PROBLEM DETAILS >>
Look in the data below for the line that contains "When the price of razor". Copy that line and the remaining lines exactly.

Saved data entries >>
- - -

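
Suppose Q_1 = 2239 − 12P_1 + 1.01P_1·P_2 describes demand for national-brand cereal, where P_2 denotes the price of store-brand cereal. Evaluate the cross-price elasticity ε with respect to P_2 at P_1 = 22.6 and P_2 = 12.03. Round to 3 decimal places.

At P_1 = 22.6 and P_2 = 12.03: Q_1 = 2242.397.
∂Q_1/∂P_2 = 1.01P_1 = 1.01(22.6) = 22.8260.
ε = (∂Q_1/∂P_2)(P_2/Q_1) = 22.8260 × (12.03/2242.397) ≈ 0.122.

0.122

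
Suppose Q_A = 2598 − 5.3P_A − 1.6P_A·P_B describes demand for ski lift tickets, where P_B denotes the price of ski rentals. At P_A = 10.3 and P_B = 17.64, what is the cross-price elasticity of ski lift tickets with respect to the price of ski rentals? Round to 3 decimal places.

-0.129

At P_A = 10.3 and P_B = 17.64: Q_A = 2252.703.
∂Q_A/∂P_B = -1.6P_A = -1.6(10.3) = -16.4800.
ε = (∂Q_A/∂P_B)(P_B/Q_A) = -16.4800 × (17.64/2252.703) ≈ -0.129.
ε < 0: complements.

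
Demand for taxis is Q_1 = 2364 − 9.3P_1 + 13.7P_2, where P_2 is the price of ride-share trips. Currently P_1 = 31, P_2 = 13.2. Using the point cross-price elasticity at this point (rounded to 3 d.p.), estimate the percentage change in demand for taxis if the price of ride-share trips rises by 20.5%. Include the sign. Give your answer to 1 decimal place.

At P_1 = 31, P_2 = 13.2: Q_1 = 2256.54.
∂Q_1/∂P_2 = 13.7.
ε = (∂Q_1/∂P_2)(P_2/Q_1) = 13.7000 × 13.2/2256.54 ≈ 0.080.
%ΔQ_1 ≈ ε × %ΔP_2 = 0.080 × (20.5%) = 1.6%.

1.6%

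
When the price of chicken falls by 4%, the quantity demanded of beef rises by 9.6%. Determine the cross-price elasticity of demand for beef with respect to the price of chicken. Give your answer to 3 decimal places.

ε = (%ΔQ of beef) / (%ΔP of chicken) = (9.6%) / (-4%) ≈ -2.400.
Negative cross-price elasticity: complements.

-2.400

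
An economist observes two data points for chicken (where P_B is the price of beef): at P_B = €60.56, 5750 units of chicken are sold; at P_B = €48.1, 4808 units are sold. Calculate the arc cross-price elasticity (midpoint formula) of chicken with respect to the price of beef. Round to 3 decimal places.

0.778

ΔQ_A = 4808 − 5750 = -942; ΔP_B = 48.1 − 60.56 = -12.46.
Midpoints: Q̄_A = 5279.0, P̄_B = 54.33.
ε = (ΔQ_A/Q̄_A)/(ΔP_B/P̄_B) = (-942/5279.0)/(-12.46/54.33) ≈ 0.778.
ε > 0: chicken and beef are substitutes.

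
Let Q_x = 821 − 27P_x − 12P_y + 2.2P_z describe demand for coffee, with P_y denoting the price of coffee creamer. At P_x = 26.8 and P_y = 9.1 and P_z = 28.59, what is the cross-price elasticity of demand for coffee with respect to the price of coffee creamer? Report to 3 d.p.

At P_x = 26.8 and P_y = 9.1 and P_z = 28.59: Q_x = 51.098.
∂Q_x/∂P_y = -12.
ε = (∂Q_x/∂P_y)(P_y/Q_x) = -12 × (9.1/51.098) ≈ -2.137.

-2.137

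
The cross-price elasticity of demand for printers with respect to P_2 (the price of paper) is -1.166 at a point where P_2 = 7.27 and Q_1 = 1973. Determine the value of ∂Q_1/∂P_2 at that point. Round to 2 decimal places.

ε = (∂Q_1/∂P_2)·(P_2/Q_1) ⇒ ∂Q_1/∂P_2 = ε·Q_1/P_2 = -1.166 × 1973/7.27 ≈ -316.44.

-316.44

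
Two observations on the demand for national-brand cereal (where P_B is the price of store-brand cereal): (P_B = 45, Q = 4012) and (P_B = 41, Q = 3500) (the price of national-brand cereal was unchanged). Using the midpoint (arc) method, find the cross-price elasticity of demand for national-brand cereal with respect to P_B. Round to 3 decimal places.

ΔQ_A = 3500 − 4012 = -512; ΔP_B = 41 − 45 = -4.
Midpoints: Q̄_A = 3756.0, P̄_B = 43.00.
ε = (ΔQ_A/Q̄_A)/(ΔP_B/P̄_B) = (-512/3756.0)/(-4/43.00) ≈ 1.465.

1.465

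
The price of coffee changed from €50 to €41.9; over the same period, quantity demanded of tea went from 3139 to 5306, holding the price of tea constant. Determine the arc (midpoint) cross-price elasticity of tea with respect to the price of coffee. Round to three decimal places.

-2.911

ΔQ_A = 5306 − 3139 = 2167; ΔP_B = 41.9 − 50 = -8.1.
Midpoints: Q̄_A = 4222.5, P̄_B = 45.95.
ε = (ΔQ_A/Q̄_A)/(ΔP_B/P̄_B) = (2167/4222.5)/(-8.1/45.95) ≈ -2.911.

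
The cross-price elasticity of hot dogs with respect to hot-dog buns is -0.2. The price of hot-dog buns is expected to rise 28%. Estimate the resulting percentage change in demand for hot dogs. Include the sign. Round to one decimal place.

%ΔQ ≈ ε × %ΔP of hot-dog buns = -0.2 × (28%) = -5.6%.
Demand for hot dogs falls by about 5.6%.

-5.6%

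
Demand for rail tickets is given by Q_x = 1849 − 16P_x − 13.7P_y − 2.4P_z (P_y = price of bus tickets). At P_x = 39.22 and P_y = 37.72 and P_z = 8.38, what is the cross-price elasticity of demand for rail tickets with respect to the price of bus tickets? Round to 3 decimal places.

-0.755

At P_x = 39.22 and P_y = 37.72 and P_z = 8.38: Q_x = 684.604.
∂Q_x/∂P_y = -13.7.
ε = (∂Q_x/∂P_y)(P_y/Q_x) = -13.7 × (37.72/684.604) ≈ -0.755.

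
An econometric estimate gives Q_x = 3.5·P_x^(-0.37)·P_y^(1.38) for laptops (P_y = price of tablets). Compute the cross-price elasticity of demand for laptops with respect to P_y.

In a log-linear (constant-elasticity) demand function, the coefficient on the exponent of P_y is the cross-price elasticity.
ε = 1.38. Positive, so laptops and tablets are substitutes.

1.38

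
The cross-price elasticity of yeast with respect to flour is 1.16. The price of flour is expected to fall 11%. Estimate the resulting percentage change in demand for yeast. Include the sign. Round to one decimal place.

-12.8%

%ΔQ ≈ ε × %ΔP of flour = 1.16 × (-11%) = -12.8%.
Demand for yeast falls by about 12.8%.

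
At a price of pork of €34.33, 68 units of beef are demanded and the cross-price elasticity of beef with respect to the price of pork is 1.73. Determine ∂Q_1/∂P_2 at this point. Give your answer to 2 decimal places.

ε = (∂Q_1/∂P_2)·(P_2/Q_1) ⇒ ∂Q_1/∂P_2 = ε·Q_1/P_2 = 1.73 × 68/34.33 ≈ 3.43.

3.43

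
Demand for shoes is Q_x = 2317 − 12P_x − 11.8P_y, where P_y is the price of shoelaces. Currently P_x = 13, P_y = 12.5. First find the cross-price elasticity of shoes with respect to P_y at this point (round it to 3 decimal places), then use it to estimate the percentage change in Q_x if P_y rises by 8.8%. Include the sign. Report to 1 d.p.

-0.6%

At P_x = 13, P_y = 12.5: Q_x = 2013.5.
∂Q_x/∂P_y = -11.8.
ε = (∂Q_x/∂P_y)(P_y/Q_x) = -11.8000 × 12.5/2013.5 ≈ -0.073.
%ΔQ_x ≈ ε × %ΔP_y = -0.073 × (8.8%) = -0.6%.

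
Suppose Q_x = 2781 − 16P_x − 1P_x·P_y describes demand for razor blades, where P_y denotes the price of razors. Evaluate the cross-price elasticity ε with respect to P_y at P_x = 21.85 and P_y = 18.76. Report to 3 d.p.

At P_x = 21.85 and P_y = 18.76: Q_x = 2021.494.
∂Q_x/∂P_y = -1P_x = -1(21.85) = -21.8500.
ε = (∂Q_x/∂P_y)(P_y/Q_x) = -21.8500 × (18.76/2021.494) ≈ -0.203.

-0.203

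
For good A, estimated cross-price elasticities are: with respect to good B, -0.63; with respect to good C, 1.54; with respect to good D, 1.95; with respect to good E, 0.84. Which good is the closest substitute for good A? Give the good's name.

Substitutes have ε > 0. Among the positive values, 1.95 (good D) is largest.

good D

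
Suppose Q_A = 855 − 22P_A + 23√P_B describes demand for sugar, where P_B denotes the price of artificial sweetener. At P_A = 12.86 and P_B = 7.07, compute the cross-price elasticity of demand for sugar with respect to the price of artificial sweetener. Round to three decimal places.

0.048

At P_A = 12.86 and P_B = 7.07: Q_A = 633.236.
∂Q_A/∂P_B = 23/(2√P_B) = 23/(2√7.07) = 4.3250.
ε = (∂Q_A/∂P_B)(P_B/Q_A) = 4.3250 × (7.07/633.236) ≈ 0.048.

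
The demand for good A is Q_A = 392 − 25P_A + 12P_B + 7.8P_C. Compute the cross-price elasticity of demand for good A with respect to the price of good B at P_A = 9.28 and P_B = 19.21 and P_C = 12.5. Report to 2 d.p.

0.47

At P_A = 9.28 and P_B = 19.21 and P_C = 12.5: Q_A = 488.02.
∂Q_A/∂P_B = 12.
ε = (∂Q_A/∂P_B)(P_B/Q_A) = 12 × (19.21/488.02) ≈ 0.47.
Since ε > 0, good A and good B are substitutes.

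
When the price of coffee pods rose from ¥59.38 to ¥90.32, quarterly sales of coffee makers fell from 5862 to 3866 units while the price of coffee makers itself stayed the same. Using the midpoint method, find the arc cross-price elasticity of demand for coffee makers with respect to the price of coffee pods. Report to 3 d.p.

ΔQ_A = 3866 − 5862 = -1996; ΔP_B = 90.32 − 59.38 = 30.94.
Midpoints: Q̄_A = 4864.0, P̄_B = 74.85.
ε = (ΔQ_A/Q̄_A)/(ΔP_B/P̄_B) = (-1996/4864.0)/(30.94/74.85) ≈ -0.993.

-0.993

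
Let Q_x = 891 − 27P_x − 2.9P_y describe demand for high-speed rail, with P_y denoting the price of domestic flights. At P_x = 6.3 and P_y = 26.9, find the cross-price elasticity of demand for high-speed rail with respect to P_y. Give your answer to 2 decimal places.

-0.12

At P_x = 6.3 and P_y = 26.9: Q_x = 642.89.
∂Q_x/∂P_y = -2.9.
ε = (∂Q_x/∂P_y)(P_y/Q_x) = -2.9 × (26.9/642.89) ≈ -0.12.
Since ε < 0, high-speed rail and domestic flights are complements.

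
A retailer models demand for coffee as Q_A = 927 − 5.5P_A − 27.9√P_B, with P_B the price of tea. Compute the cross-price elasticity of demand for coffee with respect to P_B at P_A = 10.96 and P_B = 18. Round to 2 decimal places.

At P_A = 10.96 and P_B = 18: Q_A = 748.350.
∂Q_A/∂P_B = -27.9/(2√P_B) = -27.9/(2√18) = -3.2880.
ε = (∂Q_A/∂P_B)(P_B/Q_A) = -3.2880 × (18/748.350) ≈ -0.08.
ε < 0: complements.

-0.08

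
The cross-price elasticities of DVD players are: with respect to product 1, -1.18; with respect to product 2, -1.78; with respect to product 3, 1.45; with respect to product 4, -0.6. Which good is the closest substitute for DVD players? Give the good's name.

product 3

Substitutes have ε > 0. Among the positive values, 1.45 (product 3) is largest.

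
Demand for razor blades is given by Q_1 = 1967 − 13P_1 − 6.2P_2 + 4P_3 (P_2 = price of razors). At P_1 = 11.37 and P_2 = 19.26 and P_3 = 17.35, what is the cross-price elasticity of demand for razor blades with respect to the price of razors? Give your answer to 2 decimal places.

At P_1 = 11.37 and P_2 = 19.26 and P_3 = 17.35: Q_1 = 1769.178.
∂Q_1/∂P_2 = -6.2.
ε = (∂Q_1/∂P_2)(P_2/Q_1) = -6.2 × (19.26/1769.178) ≈ -0.07.
Since ε < 0, razor blades and razors are complements.

-0.07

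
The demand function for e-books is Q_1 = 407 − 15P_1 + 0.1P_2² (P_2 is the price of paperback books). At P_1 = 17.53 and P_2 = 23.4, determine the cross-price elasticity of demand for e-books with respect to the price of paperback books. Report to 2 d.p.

0.55

At P_1 = 17.53 and P_2 = 23.4: Q_1 = 198.806.
∂Q_1/∂P_2 = 0.2P_2 = 0.2(23.4) = 4.6800.
ε = (∂Q_1/∂P_2)(P_2/Q_1) = 4.6800 × (23.4/198.806) ≈ 0.55.
ε > 0: substitutes.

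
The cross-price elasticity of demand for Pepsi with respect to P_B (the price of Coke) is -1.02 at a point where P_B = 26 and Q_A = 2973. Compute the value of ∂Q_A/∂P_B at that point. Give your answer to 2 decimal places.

ε = (∂Q_A/∂P_B)·(P_B/Q_A) ⇒ ∂Q_A/∂P_B = ε·Q_A/P_B = -1.02 × 2973/26 ≈ -116.63.

-116.63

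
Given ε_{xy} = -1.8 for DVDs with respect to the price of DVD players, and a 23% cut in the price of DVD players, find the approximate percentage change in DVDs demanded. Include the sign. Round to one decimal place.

41.4%

%ΔQ ≈ ε × %ΔP of DVD players = -1.8 × (-23%) = 41.4%.
Demand for DVDs rises by about 41.4%.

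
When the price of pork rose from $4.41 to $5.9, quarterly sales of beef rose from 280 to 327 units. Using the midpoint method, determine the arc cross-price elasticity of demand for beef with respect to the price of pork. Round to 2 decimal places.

ΔQ_A = 327 − 280 = 47; ΔP_B = 5.9 − 4.41 = 1.49.
Midpoints: Q̄_A = 303.5, P̄_B = 5.16.
ε = (ΔQ_A/Q̄_A)/(ΔP_B/P̄_B) = (47/303.5)/(1.49/5.16) ≈ 0.54.

0.54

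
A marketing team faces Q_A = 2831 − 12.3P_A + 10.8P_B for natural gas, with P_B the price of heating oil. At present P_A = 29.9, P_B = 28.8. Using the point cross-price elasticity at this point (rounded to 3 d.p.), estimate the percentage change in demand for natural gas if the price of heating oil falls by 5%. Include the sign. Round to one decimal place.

At P_A = 29.9, P_B = 28.8: Q_A = 2774.27.
∂Q_A/∂P_B = 10.8.
ε = (∂Q_A/∂P_B)(P_B/Q_A) = 10.8000 × 28.8/2774.27 ≈ 0.112.
%ΔQ_A ≈ ε × %ΔP_B = 0.112 × (-5%) = -0.6%.

-0.6%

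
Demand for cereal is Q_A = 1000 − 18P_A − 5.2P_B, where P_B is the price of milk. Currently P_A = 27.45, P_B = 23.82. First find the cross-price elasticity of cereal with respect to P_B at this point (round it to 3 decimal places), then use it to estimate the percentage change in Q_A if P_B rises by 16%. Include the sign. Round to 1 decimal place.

At P_A = 27.45, P_B = 23.82: Q_A = 382.036.
∂Q_A/∂P_B = -5.2.
ε = (∂Q_A/∂P_B)(P_B/Q_A) = -5.2000 × 23.82/382.036 ≈ -0.324.
%ΔQ_A ≈ ε × %ΔP_B = -0.324 × (16%) = -5.2%.

-5.2%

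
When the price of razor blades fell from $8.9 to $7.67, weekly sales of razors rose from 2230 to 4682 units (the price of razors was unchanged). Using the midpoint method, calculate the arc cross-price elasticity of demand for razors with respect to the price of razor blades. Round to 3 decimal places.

ΔQ_A = 4682 − 2230 = 2452; ΔP_B = 7.67 − 8.9 = -1.23.
Midpoints: Q̄_A = 3456.0, P̄_B = 8.29.
ε = (ΔQ_A/Q̄_A)/(ΔP_B/P̄_B) = (2452/3456.0)/(-1.23/8.29) ≈ -4.779.

-4.779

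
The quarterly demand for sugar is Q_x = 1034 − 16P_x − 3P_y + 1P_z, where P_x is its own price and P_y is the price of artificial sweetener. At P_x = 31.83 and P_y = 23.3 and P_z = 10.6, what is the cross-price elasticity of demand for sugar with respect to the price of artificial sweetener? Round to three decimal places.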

- - -

RESPONSE AREA >>
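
When the price of razor blades fell from $8.9 to $7.67, weekly sales of razors rose from 2230 to 4682 units (the price of razors was unchanged). Using the midpoint method, calculate the arc cross-price elasticity of demand for razors with respect to the price of razor blades. Round to 3 decimal places.

ΔQ_A = 4682 − 2230 = 2452; ΔP_B = 7.67 − 8.9 = -1.23.
Midpoints: Q̄_A = 3456.0, P̄_B = 8.29.
ε = (ΔQ_A/Q̄_A)/(ΔP_B/P̄_B) = (2452/3456.0)/(-1.23/8.29) ≈ -4.779.

-4.779

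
The quarterly demand for sugar is Q_x = 1034 − 16P_x − 3P_y + 1P_z, where P_x is its own price and P_y is the price of artificial sweetener. At P_x = 31.83 and P_y = 23.3 and P_z = 10.6, what is the cross-price elasticity of demand for sugar with respect to the price of artificial sweetener? Round to three decimal places.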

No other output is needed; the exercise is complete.